__TRY IT__: In the lines below, count those containing the word "What" and give the number alone.

__ENTRIES SUPPLIED__:
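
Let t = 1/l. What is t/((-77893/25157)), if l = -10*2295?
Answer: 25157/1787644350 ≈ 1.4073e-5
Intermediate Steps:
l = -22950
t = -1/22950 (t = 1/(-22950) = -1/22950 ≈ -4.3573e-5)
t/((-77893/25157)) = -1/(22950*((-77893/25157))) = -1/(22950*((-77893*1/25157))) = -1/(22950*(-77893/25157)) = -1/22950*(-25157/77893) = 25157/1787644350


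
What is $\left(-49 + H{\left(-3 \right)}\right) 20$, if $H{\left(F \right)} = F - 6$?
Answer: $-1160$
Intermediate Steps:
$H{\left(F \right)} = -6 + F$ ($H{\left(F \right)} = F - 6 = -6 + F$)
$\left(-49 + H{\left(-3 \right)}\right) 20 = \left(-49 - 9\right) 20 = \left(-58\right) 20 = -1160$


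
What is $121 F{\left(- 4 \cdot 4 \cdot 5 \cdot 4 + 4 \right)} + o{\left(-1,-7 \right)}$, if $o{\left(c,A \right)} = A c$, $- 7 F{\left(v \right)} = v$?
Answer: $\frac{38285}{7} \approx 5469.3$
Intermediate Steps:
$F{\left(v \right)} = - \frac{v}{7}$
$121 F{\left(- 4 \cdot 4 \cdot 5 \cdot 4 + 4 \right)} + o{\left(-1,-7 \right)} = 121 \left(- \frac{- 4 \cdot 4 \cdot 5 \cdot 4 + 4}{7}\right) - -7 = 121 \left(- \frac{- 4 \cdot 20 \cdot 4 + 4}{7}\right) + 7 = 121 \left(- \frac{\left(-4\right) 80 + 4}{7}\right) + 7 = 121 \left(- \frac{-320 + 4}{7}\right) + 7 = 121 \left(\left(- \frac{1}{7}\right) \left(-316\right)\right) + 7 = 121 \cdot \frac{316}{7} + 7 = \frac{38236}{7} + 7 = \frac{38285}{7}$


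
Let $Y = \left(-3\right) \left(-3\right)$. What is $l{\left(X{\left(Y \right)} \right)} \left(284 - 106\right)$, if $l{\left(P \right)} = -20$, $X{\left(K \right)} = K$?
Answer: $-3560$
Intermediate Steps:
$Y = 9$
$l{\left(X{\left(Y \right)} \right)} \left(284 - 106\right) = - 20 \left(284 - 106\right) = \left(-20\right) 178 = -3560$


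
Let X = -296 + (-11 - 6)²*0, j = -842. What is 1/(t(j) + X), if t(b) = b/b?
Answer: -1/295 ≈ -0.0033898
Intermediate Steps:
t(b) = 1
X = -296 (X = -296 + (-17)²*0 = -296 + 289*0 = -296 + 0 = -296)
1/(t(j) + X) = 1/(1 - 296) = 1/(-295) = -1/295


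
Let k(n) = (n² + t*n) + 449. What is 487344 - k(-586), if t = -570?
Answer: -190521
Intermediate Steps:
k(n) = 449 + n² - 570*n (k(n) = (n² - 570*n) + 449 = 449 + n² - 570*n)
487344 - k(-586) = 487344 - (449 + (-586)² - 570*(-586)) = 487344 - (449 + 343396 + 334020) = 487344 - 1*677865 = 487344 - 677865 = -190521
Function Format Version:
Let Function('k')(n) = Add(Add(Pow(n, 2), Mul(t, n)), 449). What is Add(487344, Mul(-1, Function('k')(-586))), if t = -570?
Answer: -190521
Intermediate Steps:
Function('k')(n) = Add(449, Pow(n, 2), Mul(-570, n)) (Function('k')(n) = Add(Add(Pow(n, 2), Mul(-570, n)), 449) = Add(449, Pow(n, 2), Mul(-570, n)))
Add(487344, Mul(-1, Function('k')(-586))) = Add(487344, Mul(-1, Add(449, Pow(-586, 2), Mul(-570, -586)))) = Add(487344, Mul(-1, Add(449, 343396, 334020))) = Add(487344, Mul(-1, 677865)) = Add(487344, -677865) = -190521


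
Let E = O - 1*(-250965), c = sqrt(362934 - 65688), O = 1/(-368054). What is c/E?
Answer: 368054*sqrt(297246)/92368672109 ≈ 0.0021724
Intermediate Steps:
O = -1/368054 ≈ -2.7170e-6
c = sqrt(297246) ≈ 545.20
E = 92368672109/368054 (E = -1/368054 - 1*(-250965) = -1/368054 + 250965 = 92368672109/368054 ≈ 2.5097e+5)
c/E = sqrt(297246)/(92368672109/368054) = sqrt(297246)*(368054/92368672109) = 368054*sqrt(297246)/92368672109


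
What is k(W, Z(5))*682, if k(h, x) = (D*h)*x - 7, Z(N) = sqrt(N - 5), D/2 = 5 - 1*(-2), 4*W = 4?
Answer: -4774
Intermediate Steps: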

__RESPONSE BOX__: 9